+++ Provided information +++
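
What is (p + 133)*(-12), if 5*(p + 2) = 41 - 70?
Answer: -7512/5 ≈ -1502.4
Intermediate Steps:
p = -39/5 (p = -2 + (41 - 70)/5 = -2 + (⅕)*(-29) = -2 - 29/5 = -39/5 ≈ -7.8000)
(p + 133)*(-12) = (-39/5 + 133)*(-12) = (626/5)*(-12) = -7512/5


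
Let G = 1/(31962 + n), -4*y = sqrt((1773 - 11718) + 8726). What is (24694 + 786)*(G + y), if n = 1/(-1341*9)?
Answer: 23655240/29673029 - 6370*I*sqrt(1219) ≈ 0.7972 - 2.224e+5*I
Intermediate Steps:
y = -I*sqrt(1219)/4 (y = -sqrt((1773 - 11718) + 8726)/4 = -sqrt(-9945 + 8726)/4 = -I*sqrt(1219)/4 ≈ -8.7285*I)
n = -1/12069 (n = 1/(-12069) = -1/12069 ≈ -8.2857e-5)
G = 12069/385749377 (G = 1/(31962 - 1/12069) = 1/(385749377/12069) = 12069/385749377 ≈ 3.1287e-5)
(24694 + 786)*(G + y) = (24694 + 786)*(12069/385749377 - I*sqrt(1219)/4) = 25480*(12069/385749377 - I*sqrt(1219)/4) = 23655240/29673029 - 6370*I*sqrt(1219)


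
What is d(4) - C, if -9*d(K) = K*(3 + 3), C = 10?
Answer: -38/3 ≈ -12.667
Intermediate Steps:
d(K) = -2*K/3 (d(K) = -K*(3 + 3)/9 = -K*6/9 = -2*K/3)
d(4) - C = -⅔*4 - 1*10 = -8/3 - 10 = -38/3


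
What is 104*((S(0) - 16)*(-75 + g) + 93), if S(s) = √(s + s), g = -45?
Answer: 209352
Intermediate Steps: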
+++
**Action item:** Write out the complete set of records exactly as given.

**Written answer:**
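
What is (p + 133)*(-12), if 5*(p + 2) = 41 - 70?
Answer: -7512/5 ≈ -1502.4
Intermediate Steps:
p = -39/5 (p = -2 + (41 - 70)/5 = -2 + (⅕)*(-29) = -2 - 29/5 = -39/5 ≈ -7.8000)
(p + 133)*(-12) = (-39/5 + 133)*(-12) = (626/5)*(-12) = -7512/5


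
Let G = 1/(31962 + n), -4*y = sqrt((1773 - 11718) + 8726). What is (24694 + 786)*(G + y), if n = 1/(-1341*9)?
Answer: 23655240/29673029 - 6370*I*sqrt(1219) ≈ 0.7972 - 2.224e+5*I
Intermediate Steps:
y = -I*sqrt(1219)/4 (y = -sqrt((1773 - 11718) + 8726)/4 = -sqrt(-9945 + 8726)/4 = -I*sqrt(1219)/4 ≈ -8.7285*I)
n = -1/12069 (n = 1/(-12069) = -1/12069 ≈ -8.2857e-5)
G = 12069/385749377 (G = 1/(31962 - 1/12069) = 1/(385749377/12069) = 12069/385749377 ≈ 3.1287e-5)
(24694 + 786)*(G + y) = (24694 + 786)*(12069/385749377 - I*sqrt(1219)/4) = 25480*(12069/385749377 - I*sqrt(1219)/4) = 23655240/29673029 - 6370*I*sqrt(1219)


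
What is d(4) - C, if -9*d(K) = K*(3 + 3), C = 10?
Answer: -38/3 ≈ -12.667
Intermediate Steps:
d(K) = -2*K/3 (d(K) = -K*(3 + 3)/9 = -K*6/9 = -2*K/3)
d(4) - C = -⅔*4 - 1*10 = -8/3 - 10 = -38/3


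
What is 104*((S(0) - 16)*(-75 + g) + 93), if S(s) = √(s + s), g = -45?
Answer: 209352
Intermediate Steps: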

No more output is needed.